* [Assignment] Transcribe the entries that follow, word for word.

● ● ● ●

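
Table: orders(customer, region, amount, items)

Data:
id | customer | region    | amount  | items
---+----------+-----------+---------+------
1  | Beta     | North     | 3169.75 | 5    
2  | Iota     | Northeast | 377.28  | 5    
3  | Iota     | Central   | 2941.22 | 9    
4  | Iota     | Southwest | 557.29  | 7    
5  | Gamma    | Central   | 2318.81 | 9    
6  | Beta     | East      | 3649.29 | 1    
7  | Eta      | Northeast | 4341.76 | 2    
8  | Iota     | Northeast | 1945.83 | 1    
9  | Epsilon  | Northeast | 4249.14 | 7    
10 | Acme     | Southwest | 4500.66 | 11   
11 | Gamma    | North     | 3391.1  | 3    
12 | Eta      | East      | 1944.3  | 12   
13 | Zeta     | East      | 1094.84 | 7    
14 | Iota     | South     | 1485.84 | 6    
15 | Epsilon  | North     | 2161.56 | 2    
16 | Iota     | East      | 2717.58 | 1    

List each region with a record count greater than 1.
SELECT region, COUNT(*) as cnt
FROM orders
GROUP BY region
HAVING COUNT(*) > 1

Result:
  Central: 2
  East: 4
  North: 3
  Northeast: 4
  Southwest: 2

Note: HAVING filters groups after aggregation, WHERE filters rows before.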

● ● ● ●

* [Response box]
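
Table: orders(customer, region, amount, items)

Data:
id | customer | region    | amount  | items
---+----------+-----------+---------+------
1  | Beta     | North     | 3169.75 | 5    
2  | Iota     | Northeast | 377.28  | 5    
3  | Iota     | Central   | 2941.22 | 9    
4  | Iota     | Southwest | 557.29  | 7    
5  | Gamma    | Central   | 2318.81 | 9    
6  | Beta     | East      | 3649.29 | 1    
7  | Eta      | Northeast | 4341.76 | 2    
8  | Iota     | Northeast | 1945.83 | 1    
9  | Epsilon  | Northeast | 4249.14 | 7    
10 | Acme     | Southwest | 4500.66 | 11   
11 | Gamma    | North     | 3391.1  | 3    
12 | Eta      | East      | 1944.3  | 12   
13 | Zeta     | East      | 1094.84 | 7    
14 | Iota     | South     | 1485.84 | 6    
15 | Epsilon  | North     | 2161.56 | 2    
16 | Iota     | East      | 2717.58 | 1    

List each region with a record count greater than 1.
SELECT region, COUNT(*) as cnt
FROM orders
GROUP BY region
HAVING COUNT(*) > 1

Result:
  Central: 2
  East: 4
  North: 3
  Northeast: 4
  Southwest: 2

Note: HAVING filters groups after aggregation, WHERE filters rows before.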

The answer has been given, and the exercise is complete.